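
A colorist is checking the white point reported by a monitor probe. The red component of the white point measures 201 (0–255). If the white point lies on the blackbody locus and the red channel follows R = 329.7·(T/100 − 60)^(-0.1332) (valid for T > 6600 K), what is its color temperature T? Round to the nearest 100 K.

(t − 60)^(-0.1332) = 201/329.7 = 0.60965.
t − 60 = 0.60965^(1/-0.1332) = 0.60965^(-7.508) = 41.071, so t = 101.071.
T = 100·t = 10107 K → 10100 K to the nearest 100 K.

10100 K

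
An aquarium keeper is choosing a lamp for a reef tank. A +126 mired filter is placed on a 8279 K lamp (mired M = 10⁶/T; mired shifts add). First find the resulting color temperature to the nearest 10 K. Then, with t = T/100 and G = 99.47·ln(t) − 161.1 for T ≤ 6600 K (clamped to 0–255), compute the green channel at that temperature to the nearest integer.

M_in = 10⁶/8279 = 120.79; M_out = 120.79 + (+126) = 246.79.
T_out = 10⁶/246.79 = 4052.1 K → 4050 K; t = 40.5.
G = 99.47·ln 40.5 − 161.1 = 99.47·3.7013 − 161.1 = 207.069.
Rounded: 207.

207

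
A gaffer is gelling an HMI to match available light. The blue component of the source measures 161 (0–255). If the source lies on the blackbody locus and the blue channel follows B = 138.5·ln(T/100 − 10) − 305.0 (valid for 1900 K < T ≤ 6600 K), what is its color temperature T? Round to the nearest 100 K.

3900 K

ln(t − 10) = (161 + 305.0) / 138.5 = 3.3646.
t − 10 = e^3.3646 = 28.923, so t = 38.923.
T = 100·t = 3892 K → 3900 K to the nearest 100 K.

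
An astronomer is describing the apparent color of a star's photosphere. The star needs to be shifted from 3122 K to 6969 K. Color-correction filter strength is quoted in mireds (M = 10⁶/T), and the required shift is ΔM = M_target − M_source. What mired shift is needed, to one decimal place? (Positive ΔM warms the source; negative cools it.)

M_source = 10⁶/3122 = 320.307; M_target = 10⁶/6969 = 143.493.
ΔM = 143.493 − 320.307 = -176.815 → -176.8 mireds, a cooling shift.

-176.8 mireds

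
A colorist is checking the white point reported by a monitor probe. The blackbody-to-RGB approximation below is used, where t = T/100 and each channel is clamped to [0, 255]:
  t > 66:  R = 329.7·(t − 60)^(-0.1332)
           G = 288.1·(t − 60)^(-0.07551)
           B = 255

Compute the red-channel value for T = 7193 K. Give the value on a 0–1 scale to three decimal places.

0.929

t = 7193/100 = 71.93; the t > 66 branch applies.
R = 329.7·(71.93 − 60)^(-0.1332) = 329.7·11.93^(-0.1332) = 329.7·0.71877 = 236.979.
On a 0–1 scale: 236.979/255 = 0.9293 → 0.929.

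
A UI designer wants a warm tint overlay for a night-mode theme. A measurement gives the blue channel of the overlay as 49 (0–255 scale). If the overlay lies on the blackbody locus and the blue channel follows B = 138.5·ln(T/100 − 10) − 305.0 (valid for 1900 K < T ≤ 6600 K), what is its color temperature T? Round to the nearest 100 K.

ln(t − 10) = (49 + 305.0) / 138.5 = 2.5560.
t − 10 = e^2.5560 = 12.884, so t = 22.884.
T = 100·t = 2288 K → 2300 K to the nearest 100 K.

2300 K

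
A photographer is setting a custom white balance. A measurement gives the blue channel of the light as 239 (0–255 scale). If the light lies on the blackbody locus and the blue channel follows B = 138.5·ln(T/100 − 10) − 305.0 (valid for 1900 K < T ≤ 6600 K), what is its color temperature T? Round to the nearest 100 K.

6100 K

ln(t − 10) = (239 + 305.0) / 138.5 = 3.9278.
t − 10 = e^3.9278 = 50.795, so t = 60.795.
T = 100·t = 6079 K → 6100 K to the nearest 100 K.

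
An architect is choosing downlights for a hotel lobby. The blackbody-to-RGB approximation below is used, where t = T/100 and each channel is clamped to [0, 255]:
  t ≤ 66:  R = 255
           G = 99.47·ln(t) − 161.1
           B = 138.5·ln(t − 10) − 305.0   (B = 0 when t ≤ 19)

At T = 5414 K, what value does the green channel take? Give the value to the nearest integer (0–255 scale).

236

t = 5414/100 = 54.14; the t ≤ 66 branch applies.
G = 99.47·ln 54.14 − 161.1 = 99.47·3.9916 − 161.1 = 235.942.
Rounded: 236.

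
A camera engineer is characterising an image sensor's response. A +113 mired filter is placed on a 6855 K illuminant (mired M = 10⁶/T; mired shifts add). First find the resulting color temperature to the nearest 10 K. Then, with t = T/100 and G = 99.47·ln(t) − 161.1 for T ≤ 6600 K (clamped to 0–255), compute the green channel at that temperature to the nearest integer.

202

M_in = 10⁶/6855 = 145.88; M_out = 145.88 + (+113) = 258.88.
T_out = 10⁶/258.88 = 3862.8 K → 3860 K; t = 38.6.
G = 99.47·ln 38.6 − 161.1 = 99.47·3.6533 − 161.1 = 202.289.
Rounded: 202.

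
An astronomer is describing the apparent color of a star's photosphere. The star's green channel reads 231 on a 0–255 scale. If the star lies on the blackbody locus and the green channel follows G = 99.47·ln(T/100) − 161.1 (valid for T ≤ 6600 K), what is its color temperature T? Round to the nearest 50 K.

5150 K

ln t = (231 + 161.1) / 99.47 = 3.9419.
t = e^3.9419 = 51.516.
T = 100·t = 5152 K → 5150 K to the nearest 50 K.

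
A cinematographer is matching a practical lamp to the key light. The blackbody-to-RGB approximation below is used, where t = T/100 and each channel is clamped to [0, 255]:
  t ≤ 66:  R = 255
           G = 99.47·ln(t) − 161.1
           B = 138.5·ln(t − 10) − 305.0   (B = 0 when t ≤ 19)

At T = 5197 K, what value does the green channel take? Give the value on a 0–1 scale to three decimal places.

0.909

t = 5197/100 = 51.97; the t ≤ 66 branch applies.
G = 99.47·ln 51.97 − 161.1 = 99.47·3.9507 − 161.1 = 231.873.
On a 0–1 scale: 231.873/255 = 0.9093 → 0.909.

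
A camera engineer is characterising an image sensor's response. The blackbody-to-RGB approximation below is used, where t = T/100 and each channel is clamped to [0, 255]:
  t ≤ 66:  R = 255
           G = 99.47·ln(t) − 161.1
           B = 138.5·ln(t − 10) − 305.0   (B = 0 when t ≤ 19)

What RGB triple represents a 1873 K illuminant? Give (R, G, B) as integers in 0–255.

(255, 130, 0)

t = 1873/100 = 18.73; the t ≤ 66 branch applies.
R = 255 by definition for t ≤ 66.
G = 99.47·ln 18.73 − 161.1 = 99.47·2.9301 − 161.1 = 130.360.
t = 18.73 ≤ 19, so B = 0.
Rounded: (255, 130, 0).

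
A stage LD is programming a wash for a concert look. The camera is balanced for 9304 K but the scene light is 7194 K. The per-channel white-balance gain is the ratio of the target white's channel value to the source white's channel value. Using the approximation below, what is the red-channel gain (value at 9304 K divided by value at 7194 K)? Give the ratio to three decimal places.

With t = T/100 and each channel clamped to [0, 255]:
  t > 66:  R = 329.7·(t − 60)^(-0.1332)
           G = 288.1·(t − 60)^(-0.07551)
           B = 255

At 7194 K (t = 71.94):
  R = 329.7·(71.94 − 60)^(-0.1332) = 329.7·11.94^(-0.1332) = 329.7·0.71869 = 236.953.
At 9304 K (t = 93.04):
  R = 329.7·(93.04 − 60)^(-0.1332) = 329.7·33.04^(-0.1332) = 329.7·0.62757 = 206.911.
Gain = 206.911 / 236.953 = 0.8732 → 0.873.

0.873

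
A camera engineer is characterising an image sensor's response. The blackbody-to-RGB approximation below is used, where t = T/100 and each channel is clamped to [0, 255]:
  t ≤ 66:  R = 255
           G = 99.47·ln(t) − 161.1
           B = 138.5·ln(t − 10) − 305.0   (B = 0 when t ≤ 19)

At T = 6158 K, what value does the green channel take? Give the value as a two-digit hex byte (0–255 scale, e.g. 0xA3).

0xF9

t = 6158/100 = 61.58; the t ≤ 66 branch applies.
G = 99.47·ln 61.58 − 161.1 = 99.47·4.1203 − 161.1 = 248.750.
Rounded: 249; in hex, 0xF9.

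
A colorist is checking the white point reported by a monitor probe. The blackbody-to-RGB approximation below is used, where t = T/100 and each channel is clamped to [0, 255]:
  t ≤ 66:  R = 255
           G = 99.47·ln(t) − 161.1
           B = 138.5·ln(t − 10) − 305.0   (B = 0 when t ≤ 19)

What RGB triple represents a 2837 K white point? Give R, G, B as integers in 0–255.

t = 2837/100 = 28.37; the t ≤ 66 branch applies.
R = 255 by definition for t ≤ 66.
G = 99.47·ln 28.37 − 161.1 = 99.47·3.3453 − 161.1 = 171.660.
B = 138.5·ln(28.37 − 10) − 305.0 = 138.5·ln 18.37 − 305.0 = 138.5·2.9107 − 305.0 = 98.135.
Rounded: (255, 172, 98).

R=255, G=172, B=98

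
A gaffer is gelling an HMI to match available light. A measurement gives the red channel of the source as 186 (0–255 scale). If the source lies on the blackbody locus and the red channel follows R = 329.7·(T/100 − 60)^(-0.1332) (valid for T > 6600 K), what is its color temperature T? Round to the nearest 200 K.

(t − 60)^(-0.1332) = 186/329.7 = 0.56415.
t − 60 = 0.56415^(1/-0.1332) = 0.56415^(-7.508) = 73.521, so t = 133.521.
T = 100·t = 13352 K → 13400 K to the nearest 200 K.

13400 K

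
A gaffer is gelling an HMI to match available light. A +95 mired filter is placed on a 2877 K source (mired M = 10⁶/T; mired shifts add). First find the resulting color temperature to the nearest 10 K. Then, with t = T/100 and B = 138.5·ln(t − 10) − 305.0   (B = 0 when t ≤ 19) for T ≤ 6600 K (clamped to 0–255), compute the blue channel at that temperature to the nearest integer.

M_in = 10⁶/2877 = 347.58; M_out = 347.58 + (+95) = 442.58.
T_out = 10⁶/442.58 = 2259.5 K → 2260 K; t = 22.6.
B = 138.5·ln(22.6 − 10) − 305.0 = 138.5·ln 12.6 − 305.0 = 138.5·2.5337 − 305.0 = 45.917.
Rounded: 46.

46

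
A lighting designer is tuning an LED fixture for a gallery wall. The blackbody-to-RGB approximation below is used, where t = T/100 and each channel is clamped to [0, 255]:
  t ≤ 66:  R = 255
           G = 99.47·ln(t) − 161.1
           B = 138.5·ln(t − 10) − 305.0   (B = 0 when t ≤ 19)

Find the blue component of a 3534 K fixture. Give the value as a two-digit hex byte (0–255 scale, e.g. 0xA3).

0x8F

t = 3534/100 = 35.34; the t ≤ 66 branch applies.
B = 138.5·ln(35.34 − 10) − 305.0 = 138.5·ln 25.34 − 305.0 = 138.5·3.2324 − 305.0 = 142.685.
Rounded: 143; in hex, 0x8F.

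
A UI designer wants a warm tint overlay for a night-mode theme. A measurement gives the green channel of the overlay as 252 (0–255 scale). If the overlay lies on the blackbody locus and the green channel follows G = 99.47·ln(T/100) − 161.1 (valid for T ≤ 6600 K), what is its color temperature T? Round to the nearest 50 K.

ln t = (252 + 161.1) / 99.47 = 4.1530.
t = e^4.1530 = 63.625.
T = 100·t = 6363 K → 6350 K to the nearest 50 K.

6350 K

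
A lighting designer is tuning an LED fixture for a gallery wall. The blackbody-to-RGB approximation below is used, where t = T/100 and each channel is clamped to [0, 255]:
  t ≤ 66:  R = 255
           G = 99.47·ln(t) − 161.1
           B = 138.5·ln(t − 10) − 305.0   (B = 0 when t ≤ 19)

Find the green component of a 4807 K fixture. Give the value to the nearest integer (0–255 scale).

224

t = 4807/100 = 48.07; the t ≤ 66 branch applies.
G = 99.47·ln 48.07 − 161.1 = 99.47·3.8727 − 161.1 = 224.113.
Rounded: 224.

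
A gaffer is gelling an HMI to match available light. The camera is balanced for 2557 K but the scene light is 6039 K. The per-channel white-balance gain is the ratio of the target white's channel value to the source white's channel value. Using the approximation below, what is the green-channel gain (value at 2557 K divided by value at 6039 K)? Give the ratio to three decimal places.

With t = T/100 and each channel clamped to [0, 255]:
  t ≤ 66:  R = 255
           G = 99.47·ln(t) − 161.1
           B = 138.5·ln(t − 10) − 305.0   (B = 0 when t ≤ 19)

0.654

At 6039 K (t = 60.39):
  G = 99.47·ln 60.39 − 161.1 = 99.47·4.1008 − 161.1 = 246.809.
At 2557 K (t = 25.57):
  G = 99.47·ln 25.57 − 161.1 = 99.47·3.2414 − 161.1 = 161.324.
Gain = 161.324 / 246.809 = 0.6536 → 0.654.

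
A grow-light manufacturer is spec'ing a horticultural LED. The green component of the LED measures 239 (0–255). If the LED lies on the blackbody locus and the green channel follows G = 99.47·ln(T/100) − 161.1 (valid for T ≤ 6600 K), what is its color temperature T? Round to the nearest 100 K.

5600 K

ln t = (239 + 161.1) / 99.47 = 4.0223.
t = e^4.0223 = 55.830.
T = 100·t = 5583 K → 5600 K to the nearest 100 K.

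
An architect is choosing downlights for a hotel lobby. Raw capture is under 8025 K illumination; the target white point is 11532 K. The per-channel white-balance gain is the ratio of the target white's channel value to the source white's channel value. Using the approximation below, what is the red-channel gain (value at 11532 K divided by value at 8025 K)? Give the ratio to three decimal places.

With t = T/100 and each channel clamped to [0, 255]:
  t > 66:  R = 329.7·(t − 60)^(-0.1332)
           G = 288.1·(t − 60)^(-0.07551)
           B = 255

At 8025 K (t = 80.25):
  R = 329.7·(80.25 − 60)^(-0.1332) = 329.7·20.25^(-0.1332) = 329.7·0.66986 = 220.853.
At 11532 K (t = 115.32):
  R = 329.7·(115.32 − 60)^(-0.1332) = 329.7·55.32^(-0.1332) = 329.7·0.58593 = 193.182.
Gain = 193.182 / 220.853 = 0.8747 → 0.875.

0.875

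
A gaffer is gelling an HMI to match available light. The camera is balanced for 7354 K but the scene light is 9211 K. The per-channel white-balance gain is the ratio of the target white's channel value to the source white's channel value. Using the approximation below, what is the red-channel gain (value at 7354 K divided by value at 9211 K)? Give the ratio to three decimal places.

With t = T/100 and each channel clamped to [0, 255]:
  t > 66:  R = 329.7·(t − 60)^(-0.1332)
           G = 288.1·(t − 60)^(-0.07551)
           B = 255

At 9211 K (t = 92.11):
  R = 329.7·(92.11 − 60)^(-0.1332) = 329.7·32.11^(-0.1332) = 329.7·0.62996 = 207.699.
At 7354 K (t = 73.54):
  R = 329.7·(73.54 − 60)^(-0.1332) = 329.7·13.54^(-0.1332) = 329.7·0.70675 = 233.017.
Gain = 233.017 / 207.699 = 1.1219 → 1.122.

1.122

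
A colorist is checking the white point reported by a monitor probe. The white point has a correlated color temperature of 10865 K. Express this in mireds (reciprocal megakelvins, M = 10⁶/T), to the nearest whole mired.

92 mireds

M = 10⁶ / 10865 = 92.039 → 92 mireds.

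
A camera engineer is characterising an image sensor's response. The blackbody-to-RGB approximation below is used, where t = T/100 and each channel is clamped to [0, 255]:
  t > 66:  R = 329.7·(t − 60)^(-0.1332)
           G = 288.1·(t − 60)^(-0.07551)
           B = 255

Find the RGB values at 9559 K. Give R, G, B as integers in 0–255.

t = 9559/100 = 95.59; the t > 66 branch applies.
R = 329.7·(95.59 − 60)^(-0.1332) = 329.7·35.59^(-0.1332) = 329.7·0.62139 = 204.872.
G = 288.1·(95.59 − 60)^(-0.07551) = 288.1·35.59^(-0.07551) = 288.1·0.76359 = 219.990.
B = 255 by definition for t > 66.
Rounded: (205, 220, 255).

R=205, G=220, B=255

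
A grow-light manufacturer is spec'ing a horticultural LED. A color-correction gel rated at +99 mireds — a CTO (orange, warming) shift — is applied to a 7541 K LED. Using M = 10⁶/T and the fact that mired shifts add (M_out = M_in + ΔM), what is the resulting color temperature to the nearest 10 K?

4320 K

M_in = 10⁶/7541 = 132.61 mireds.
M_out = 132.61 + (+99) = 231.61 mireds.
T_out = 10⁶/231.61 = 4317.6 K → 4320 K.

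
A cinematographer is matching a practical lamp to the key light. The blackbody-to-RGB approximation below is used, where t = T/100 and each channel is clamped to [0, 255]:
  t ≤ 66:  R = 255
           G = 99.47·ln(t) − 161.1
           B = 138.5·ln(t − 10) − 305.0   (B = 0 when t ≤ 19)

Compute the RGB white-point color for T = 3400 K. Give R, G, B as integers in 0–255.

R=255, G=190, B=135

t = 3400/100 = 34; the t ≤ 66 branch applies.
R = 255 by definition for t ≤ 66.
G = 99.47·ln 34 − 161.1 = 99.47·3.5264 − 161.1 = 189.667.
B = 138.5·ln(34 − 10) − 305.0 = 138.5·ln 24 − 305.0 = 138.5·3.1781 − 305.0 = 135.160.
Rounded: (255, 190, 135).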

····················

◆ **Instructions for the task**: Search the entries for the word "hotel", then list each line that holds it.

◆ **Exercise answer**:
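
An architect is choosing downlights for a hotel lobby. The blackbody-to-RGB approximation below is used, where t = T/100 and each channel is clamped to [0, 255]:
An architect is choosing downlights for a hotel lobby. Raw capture is under 8025 K illumination; the target white point is 11532 K. The per-channel white-balance gain is the ratio of the target white's channel value to the source white's channel value. Using the approximation below, what is the red-channel gain (value at 11532 K divided by value at 8025 K)? Give the ratio to three decimal places.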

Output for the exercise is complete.